• **TASK**
Reproduce every record precisely, leaving no line out.
--- TASK DATA Enclosed Below ---
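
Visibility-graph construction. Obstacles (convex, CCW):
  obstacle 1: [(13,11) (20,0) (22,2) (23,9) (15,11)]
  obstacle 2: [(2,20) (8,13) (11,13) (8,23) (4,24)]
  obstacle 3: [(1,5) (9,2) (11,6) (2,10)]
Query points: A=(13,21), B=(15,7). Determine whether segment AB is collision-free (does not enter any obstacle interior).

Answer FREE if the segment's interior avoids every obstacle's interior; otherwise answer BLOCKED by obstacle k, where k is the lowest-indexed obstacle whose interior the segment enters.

BLOCKED by obstacle 1

Obstacle 1 [(13,11) (20,0) (22,2) (23,9) (15,11)]:
  edge (13,11)–(20,0): crosses AB
  edge (20,0)–(22,2): clear
  edge (22,2)–(23,9): clear
  edge (23,9)–(15,11): clear
  edge (15,11)–(13,11): crosses AB
  → BLOCKED
Obstacle 2 [(2,20) (8,13) (11,13) (8,23) (4,24)]:
  edge (2,20)–(8,13): clear
  edge (8,13)–(11,13): clear
  edge (11,13)–(8,23): clear
  edge (8,23)–(4,24): clear
  edge (4,24)–(2,20): clear
  midpoint (14,14) outside
  → clear
Obstacle 3 [(1,5) (9,2) (11,6) (2,10)]:
  edge (1,5)–(9,2): clear
  edge (9,2)–(11,6): clear
  edge (11,6)–(2,10): clear
  edge (2,10)–(1,5): clear
  midpoint (14,14) outside
  → clear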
--- End of Enclosed TASK DATA ---
• **RESULT**
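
Visibility-graph construction. Obstacles (convex, CCW):
  obstacle 1: [(13,11) (20,0) (22,2) (23,9) (15,11)]
  obstacle 2: [(2,20) (8,13) (11,13) (8,23) (4,24)]
  obstacle 3: [(1,5) (9,2) (11,6) (2,10)]
Query points: A=(13,21), B=(15,7). Determine whether segment AB is collision-free (does not enter any obstacle interior).

Answer FREE if the segment's interior avoids every obstacle's interior; otherwise answer BLOCKED by obstacle k, where k is the lowest-indexed obstacle whose interior the segment enters.

BLOCKED by obstacle 1

Obstacle 1 [(13,11) (20,0) (22,2) (23,9) (15,11)]:
  edge (13,11)–(20,0): crosses AB
  edge (20,0)–(22,2): clear
  edge (22,2)–(23,9): clear
  edge (23,9)–(15,11): clear
  edge (15,11)–(13,11): crosses AB
  → BLOCKED
Obstacle 2 [(2,20) (8,13) (11,13) (8,23) (4,24)]:
  edge (2,20)–(8,13): clear
  edge (8,13)–(11,13): clear
  edge (11,13)–(8,23): clear
  edge (8,23)–(4,24): clear
  edge (4,24)–(2,20): clear
  midpoint (14,14) outside
  → clear
Obstacle 3 [(1,5) (9,2) (11,6) (2,10)]:
  edge (1,5)–(9,2): clear
  edge (9,2)–(11,6): clear
  edge (11,6)–(2,10): clear
  edge (2,10)–(1,5): clear
  midpoint (14,14) outside
  → clear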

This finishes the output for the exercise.